▶ [Aim of the exercise] Each line of the data that includes the string "integral" is to be copied out.

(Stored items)
^^^^
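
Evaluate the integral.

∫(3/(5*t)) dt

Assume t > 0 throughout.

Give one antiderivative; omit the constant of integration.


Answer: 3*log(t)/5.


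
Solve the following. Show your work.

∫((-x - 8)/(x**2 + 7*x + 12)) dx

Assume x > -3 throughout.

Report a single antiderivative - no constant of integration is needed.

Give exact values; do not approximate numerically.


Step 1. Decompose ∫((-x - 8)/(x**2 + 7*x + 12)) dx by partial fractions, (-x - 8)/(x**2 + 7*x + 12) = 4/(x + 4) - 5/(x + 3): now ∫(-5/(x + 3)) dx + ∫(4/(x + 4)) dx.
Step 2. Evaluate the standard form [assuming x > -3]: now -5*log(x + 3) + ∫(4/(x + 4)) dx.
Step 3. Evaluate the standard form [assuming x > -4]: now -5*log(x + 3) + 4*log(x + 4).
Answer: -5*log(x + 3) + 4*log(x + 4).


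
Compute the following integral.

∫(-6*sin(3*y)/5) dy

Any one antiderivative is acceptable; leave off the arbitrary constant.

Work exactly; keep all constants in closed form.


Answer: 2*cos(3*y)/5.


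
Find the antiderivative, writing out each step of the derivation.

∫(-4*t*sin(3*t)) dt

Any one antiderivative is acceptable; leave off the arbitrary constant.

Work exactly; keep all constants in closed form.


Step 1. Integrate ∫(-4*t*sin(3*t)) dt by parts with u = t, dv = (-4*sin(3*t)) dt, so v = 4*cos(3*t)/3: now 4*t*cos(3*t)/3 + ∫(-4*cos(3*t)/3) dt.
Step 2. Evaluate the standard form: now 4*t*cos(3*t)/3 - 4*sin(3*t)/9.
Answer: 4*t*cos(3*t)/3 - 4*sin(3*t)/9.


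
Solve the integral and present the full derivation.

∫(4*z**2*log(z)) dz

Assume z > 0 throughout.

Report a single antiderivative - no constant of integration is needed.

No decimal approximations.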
^^^^
▶ [Final answer]
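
Evaluate the integral.
Compute the following integral.
Solve the integral and present the full derivation.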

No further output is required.